_WORK REQUIRED_:
Only the lines from the line containing "X is distributed as Bernoulli(p=1/5)." to the end of the entries, both included, belong in your answer, and each must match exactly.
Segment Start: LISTED ENTRIES
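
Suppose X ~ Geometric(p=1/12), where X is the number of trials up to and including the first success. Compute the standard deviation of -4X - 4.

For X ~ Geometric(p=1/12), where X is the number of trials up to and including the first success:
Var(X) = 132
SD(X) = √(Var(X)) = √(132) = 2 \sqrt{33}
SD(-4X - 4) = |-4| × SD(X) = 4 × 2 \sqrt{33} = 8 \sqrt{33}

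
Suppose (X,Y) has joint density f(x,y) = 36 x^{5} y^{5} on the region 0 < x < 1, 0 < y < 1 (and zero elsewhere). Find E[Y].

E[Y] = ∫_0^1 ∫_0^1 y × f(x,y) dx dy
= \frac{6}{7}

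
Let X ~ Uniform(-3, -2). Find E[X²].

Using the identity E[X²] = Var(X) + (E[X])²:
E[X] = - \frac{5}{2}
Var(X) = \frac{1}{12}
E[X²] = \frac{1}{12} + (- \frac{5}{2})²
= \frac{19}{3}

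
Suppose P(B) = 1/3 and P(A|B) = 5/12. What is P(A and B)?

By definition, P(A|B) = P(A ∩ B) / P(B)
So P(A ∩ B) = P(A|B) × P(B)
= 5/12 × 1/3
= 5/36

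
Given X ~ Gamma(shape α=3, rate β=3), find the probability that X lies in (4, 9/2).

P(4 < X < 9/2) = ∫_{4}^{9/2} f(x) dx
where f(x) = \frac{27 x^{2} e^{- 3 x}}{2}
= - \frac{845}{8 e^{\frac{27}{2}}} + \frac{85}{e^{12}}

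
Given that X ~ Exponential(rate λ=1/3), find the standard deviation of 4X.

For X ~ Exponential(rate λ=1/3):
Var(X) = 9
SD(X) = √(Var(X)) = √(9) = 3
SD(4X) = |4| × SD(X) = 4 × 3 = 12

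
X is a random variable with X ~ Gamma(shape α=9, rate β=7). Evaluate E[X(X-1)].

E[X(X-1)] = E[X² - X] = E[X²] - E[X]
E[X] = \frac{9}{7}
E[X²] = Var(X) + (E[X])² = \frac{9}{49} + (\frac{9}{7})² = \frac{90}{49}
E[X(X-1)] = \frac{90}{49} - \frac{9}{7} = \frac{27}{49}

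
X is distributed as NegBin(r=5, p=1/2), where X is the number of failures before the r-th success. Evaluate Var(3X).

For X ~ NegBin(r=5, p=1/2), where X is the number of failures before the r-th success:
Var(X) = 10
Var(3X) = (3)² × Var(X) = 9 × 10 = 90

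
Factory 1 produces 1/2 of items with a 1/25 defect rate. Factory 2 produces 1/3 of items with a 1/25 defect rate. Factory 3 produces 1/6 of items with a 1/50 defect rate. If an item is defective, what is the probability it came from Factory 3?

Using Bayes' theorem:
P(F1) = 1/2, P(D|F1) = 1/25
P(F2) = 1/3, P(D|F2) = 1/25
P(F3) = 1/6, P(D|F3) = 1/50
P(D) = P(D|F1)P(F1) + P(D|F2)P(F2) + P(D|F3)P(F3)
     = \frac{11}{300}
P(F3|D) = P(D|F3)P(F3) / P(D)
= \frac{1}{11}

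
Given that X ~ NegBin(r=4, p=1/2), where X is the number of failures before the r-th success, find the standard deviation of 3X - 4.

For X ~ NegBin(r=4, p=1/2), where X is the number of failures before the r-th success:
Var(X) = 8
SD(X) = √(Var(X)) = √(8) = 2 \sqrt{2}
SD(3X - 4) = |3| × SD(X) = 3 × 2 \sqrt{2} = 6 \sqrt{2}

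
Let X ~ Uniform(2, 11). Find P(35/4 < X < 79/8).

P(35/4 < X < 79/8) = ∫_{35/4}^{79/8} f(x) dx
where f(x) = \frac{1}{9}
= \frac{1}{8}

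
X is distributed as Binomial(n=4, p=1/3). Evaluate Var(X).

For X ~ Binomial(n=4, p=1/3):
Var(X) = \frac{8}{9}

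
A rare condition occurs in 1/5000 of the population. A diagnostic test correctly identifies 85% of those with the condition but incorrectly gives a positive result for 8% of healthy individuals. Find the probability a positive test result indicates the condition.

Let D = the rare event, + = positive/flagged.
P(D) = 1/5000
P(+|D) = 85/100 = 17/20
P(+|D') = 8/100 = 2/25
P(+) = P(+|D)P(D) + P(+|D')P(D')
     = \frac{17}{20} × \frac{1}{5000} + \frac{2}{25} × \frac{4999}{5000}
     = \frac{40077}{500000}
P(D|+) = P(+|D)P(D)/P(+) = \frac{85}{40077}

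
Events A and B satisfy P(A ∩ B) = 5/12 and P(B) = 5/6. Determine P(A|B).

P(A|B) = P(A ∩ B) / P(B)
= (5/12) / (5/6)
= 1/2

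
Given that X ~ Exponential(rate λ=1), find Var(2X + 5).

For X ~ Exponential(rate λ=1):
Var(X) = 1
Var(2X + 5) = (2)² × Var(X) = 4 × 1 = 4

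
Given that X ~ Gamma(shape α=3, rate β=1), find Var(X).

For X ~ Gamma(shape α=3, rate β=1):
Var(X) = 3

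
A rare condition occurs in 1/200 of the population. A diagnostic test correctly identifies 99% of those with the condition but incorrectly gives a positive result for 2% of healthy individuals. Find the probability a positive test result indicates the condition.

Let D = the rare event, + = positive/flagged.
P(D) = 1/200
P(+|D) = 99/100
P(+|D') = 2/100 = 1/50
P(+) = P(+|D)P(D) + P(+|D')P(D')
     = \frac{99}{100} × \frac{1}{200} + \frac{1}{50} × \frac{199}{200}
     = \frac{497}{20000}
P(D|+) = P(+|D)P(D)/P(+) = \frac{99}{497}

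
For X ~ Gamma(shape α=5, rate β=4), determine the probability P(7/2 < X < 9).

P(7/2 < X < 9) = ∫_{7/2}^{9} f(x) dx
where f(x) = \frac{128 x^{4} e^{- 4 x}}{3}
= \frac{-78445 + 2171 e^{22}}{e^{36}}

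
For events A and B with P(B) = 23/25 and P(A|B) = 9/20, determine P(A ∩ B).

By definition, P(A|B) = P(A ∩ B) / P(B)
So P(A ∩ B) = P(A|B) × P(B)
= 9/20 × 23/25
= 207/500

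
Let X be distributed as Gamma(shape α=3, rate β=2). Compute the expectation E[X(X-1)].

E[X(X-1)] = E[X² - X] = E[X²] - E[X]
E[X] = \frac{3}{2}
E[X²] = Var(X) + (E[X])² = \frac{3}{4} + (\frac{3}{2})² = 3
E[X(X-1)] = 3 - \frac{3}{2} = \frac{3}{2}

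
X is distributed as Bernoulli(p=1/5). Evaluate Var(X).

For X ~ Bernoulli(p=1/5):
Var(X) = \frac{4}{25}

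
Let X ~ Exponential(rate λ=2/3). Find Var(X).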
Segment End: LISTED ENTRIES
_ANSWER TO THIS PROBLEM_:
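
X is distributed as Bernoulli(p=1/5). Evaluate Var(X).

For X ~ Bernoulli(p=1/5):
Var(X) = \frac{4}{25}

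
Let X ~ Exponential(rate λ=2/3). Find Var(X).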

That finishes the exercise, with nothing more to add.